- _Instructions to follow_:
Keep to the lines from the one with "Variables: V, Z" through the end of the data, and write them out exactly.

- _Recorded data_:
[Start of section]

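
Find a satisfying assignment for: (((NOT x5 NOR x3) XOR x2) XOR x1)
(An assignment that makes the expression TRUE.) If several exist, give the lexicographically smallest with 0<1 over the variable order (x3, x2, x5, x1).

x3=0, x2=0, x5=0, x1=1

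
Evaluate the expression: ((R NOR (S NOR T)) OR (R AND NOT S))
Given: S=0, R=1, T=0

Substituting: ((1 NOR (0 NOR 0)) OR (1 AND NOT 0))
= 1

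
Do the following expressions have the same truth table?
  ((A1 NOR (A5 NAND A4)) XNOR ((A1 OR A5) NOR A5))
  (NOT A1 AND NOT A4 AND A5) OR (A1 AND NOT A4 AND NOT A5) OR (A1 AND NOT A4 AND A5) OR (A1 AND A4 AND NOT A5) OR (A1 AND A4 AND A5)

Yes, they are equivalent — the two output columns agree on all 8 assignments:
A1 | A4 | A5 | Expression 1 | Expression 2
------------------------------------------
0 | 0 | 0 | 0 | 0
0 | 0 | 1 | 1 | 1
0 | 1 | 0 | 0 | 0
0 | 1 | 1 | 0 | 0
1 | 0 | 0 | 1 | 1
1 | 0 | 1 | 1 | 1
1 | 1 | 0 | 1 | 1
1 | 1 | 1 | 1 | 1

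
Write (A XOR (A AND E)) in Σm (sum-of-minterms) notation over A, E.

Σm(2) = (A AND NOT E)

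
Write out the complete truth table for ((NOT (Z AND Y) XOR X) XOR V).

Y | X | V | Z | Output
----------------------
0 | 0 | 0 | 0 | 1
0 | 0 | 0 | 1 | 1
0 | 0 | 1 | 0 | 0
0 | 0 | 1 | 1 | 0
0 | 1 | 0 | 0 | 0
0 | 1 | 0 | 1 | 0
0 | 1 | 1 | 0 | 1
0 | 1 | 1 | 1 | 1
1 | 0 | 0 | 0 | 1
1 | 0 | 0 | 1 | 0
1 | 0 | 1 | 0 | 0
1 | 0 | 1 | 1 | 1
1 | 1 | 0 | 0 | 0
1 | 1 | 0 | 1 | 1
1 | 1 | 1 | 0 | 1
1 | 1 | 1 | 1 | 0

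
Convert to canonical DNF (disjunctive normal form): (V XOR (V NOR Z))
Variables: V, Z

(NOT V AND NOT Z) OR (V AND NOT Z) OR (V AND Z)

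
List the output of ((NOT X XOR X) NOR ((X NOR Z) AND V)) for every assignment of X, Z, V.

X | Z | V | Output
------------------
0 | 0 | 0 | 0
0 | 0 | 1 | 0
0 | 1 | 0 | 0
0 | 1 | 1 | 0
1 | 0 | 0 | 0
1 | 0 | 1 | 0
1 | 1 | 0 | 0
1 | 1 | 1 | 0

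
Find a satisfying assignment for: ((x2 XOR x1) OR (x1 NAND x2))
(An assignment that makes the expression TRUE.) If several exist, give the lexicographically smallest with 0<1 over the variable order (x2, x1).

x2=0, x1=0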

[End of section]

- _Result_:
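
Variables: V, Z

(NOT V AND NOT Z) OR (V AND NOT Z) OR (V AND Z)

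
List the output of ((NOT X XOR X) NOR ((X NOR Z) AND V)) for every assignment of X, Z, V.

X | Z | V | Output
------------------
0 | 0 | 0 | 0
0 | 0 | 1 | 0
0 | 1 | 0 | 0
0 | 1 | 1 | 0
1 | 0 | 0 | 0
1 | 0 | 1 | 0
1 | 1 | 0 | 0
1 | 1 | 1 | 0

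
Find a satisfying assignment for: ((x2 XOR x1) OR (x1 NAND x2))
(An assignment that makes the expression TRUE.) If several exist, give the lexicographically smallest with 0<1 over the variable order (x2, x1).

x2=0, x1=0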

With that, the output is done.